▶ **PROBLEM TO SOLVE**:
Starting at the line that contains "What is the", return each line exactly as written until the listing below ends, and return no other line.

^^^^

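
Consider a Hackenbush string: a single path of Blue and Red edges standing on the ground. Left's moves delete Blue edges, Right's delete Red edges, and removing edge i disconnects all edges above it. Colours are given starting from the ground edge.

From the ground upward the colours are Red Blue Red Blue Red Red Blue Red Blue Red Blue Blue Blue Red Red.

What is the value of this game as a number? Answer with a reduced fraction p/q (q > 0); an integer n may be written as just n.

Build G(s[:k]) for k = 1..15, string s = Red Blue Red Blue Red Red Blue Red Blue Red Blue Blue Blue Red Red.
1 of 15 · R · max L −∞ · min R 0 = -1
2 of 15 · RB · max L -1 · min R 0 = -1/2
3 of 15 · RBR · max L -1 · min R -1/2 = -3/4
4 of 15 · RBRB · max L -3/4 · min R -1/2 = -5/8
5 of 15 · RBRBR · max L -3/4 · min R -5/8 = -11/16
6 of 15 · RBRBRR · max L -3/4 · min R -11/16 = -23/32
7 of 15 · RBRBRRB · max L -23/32 · min R -11/16 = -45/64
8 of 15 · RBRBRRBR · max L -23/32 · min R -45/64 = -91/128
9 of 15 · RBRBRRBRB · max L -91/128 · min R -45/64 = -181/256
10 of 15 · RBRBRRBRBR · max L -91/128 · min R -181/256 = -363/512
11 of 15 · RBRBRRBRBRB · max L -363/512 · min R -181/256 = -725/1024
12 of 15 · RBRBRRBRBRBB · max L -725/1024 · min R -181/256 = -1449/2048
13 of 15 · RBRBRRBRBRBBB · max L -1449/2048 · min R -181/256 = -2897/4096
14 of 15 · RBRBRRBRBRBBBR · max L -1449/2048 · min R -2897/4096 = -5795/8192
15 of 15 · RBRBRRBRBRBBBRR · max L -1449/2048 · min R -5795/8192 = -11591/16384

-11591/16384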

^^^^

▶ **ANSWER SPACE**:
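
What is the value of this game as a number? Answer with a reduced fraction p/q (q > 0); an integer n may be written as just n.

Build G(s[:k]) for k = 1..15, string s = Red Blue Red Blue Red Red Blue Red Blue Red Blue Blue Blue Red Red.
1 of 15 · R · max L −∞ · min R 0 = -1
2 of 15 · RB · max L -1 · min R 0 = -1/2
3 of 15 · RBR · max L -1 · min R -1/2 = -3/4
4 of 15 · RBRB · max L -3/4 · min R -1/2 = -5/8
5 of 15 · RBRBR · max L -3/4 · min R -5/8 = -11/16
6 of 15 · RBRBRR · max L -3/4 · min R -11/16 = -23/32
7 of 15 · RBRBRRB · max L -23/32 · min R -11/16 = -45/64
8 of 15 · RBRBRRBR · max L -23/32 · min R -45/64 = -91/128
9 of 15 · RBRBRRBRB · max L -91/128 · min R -45/64 = -181/256
10 of 15 · RBRBRRBRBR · max L -91/128 · min R -181/256 = -363/512
11 of 15 · RBRBRRBRBRB · max L -363/512 · min R -181/256 = -725/1024
12 of 15 · RBRBRRBRBRBB · max L -725/1024 · min R -181/256 = -1449/2048
13 of 15 · RBRBRRBRBRBBB · max L -1449/2048 · min R -181/256 = -2897/4096
14 of 15 · RBRBRRBRBRBBBR · max L -1449/2048 · min R -2897/4096 = -5795/8192
15 of 15 · RBRBRRBRBRBBBRR · max L -1449/2048 · min R -5795/8192 = -11591/16384

-11591/16384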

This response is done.